- Opening Delimiter -
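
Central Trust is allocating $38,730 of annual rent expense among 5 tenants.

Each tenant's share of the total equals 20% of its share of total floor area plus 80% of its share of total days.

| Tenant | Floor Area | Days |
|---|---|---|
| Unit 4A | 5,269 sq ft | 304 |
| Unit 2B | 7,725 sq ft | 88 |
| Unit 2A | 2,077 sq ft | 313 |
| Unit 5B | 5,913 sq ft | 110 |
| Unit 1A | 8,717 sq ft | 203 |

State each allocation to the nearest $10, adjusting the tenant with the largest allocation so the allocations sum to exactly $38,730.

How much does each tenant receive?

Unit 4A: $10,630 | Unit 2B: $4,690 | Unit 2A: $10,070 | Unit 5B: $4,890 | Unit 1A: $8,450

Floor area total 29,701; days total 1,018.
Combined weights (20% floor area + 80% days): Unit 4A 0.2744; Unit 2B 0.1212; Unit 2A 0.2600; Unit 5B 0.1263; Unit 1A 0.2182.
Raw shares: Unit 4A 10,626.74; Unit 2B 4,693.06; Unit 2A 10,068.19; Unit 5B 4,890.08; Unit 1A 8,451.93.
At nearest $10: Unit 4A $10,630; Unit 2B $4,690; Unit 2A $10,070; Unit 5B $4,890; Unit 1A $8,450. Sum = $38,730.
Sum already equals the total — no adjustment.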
- Closing Delimiter -
- Opening Delimiter -
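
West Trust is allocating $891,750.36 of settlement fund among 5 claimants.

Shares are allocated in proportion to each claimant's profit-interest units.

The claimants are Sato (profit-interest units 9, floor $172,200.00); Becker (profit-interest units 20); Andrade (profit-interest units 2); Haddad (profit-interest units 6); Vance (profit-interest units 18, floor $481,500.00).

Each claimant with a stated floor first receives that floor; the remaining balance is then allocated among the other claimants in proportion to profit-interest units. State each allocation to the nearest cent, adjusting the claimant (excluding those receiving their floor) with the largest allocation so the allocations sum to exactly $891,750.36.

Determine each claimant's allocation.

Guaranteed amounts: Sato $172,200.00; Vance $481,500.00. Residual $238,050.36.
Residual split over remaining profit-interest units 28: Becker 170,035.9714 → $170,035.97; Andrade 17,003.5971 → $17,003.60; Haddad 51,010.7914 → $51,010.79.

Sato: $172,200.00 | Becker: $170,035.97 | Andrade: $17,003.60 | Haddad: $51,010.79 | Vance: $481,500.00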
- Closing Delimiter -
The problem — Copy, exactly and only, the lines above that begin with the one containing "Each tenant's share" and finish with the one containing "State each allocation to the nearest $10, adjusting".

Answer box —
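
Each tenant's share of the total equals 20% of its share of total floor area plus 80% of its share of total days.

| Tenant | Floor Area | Days |
|---|---|---|
| Unit 4A | 5,269 sq ft | 304 |
| Unit 2B | 7,725 sq ft | 88 |
| Unit 2A | 2,077 sq ft | 313 |
| Unit 5B | 5,913 sq ft | 110 |
| Unit 1A | 8,717 sq ft | 203 |

State each allocation to the nearest $10, adjusting the tenant with the largest allocation so the allocations sum to exactly $38,730.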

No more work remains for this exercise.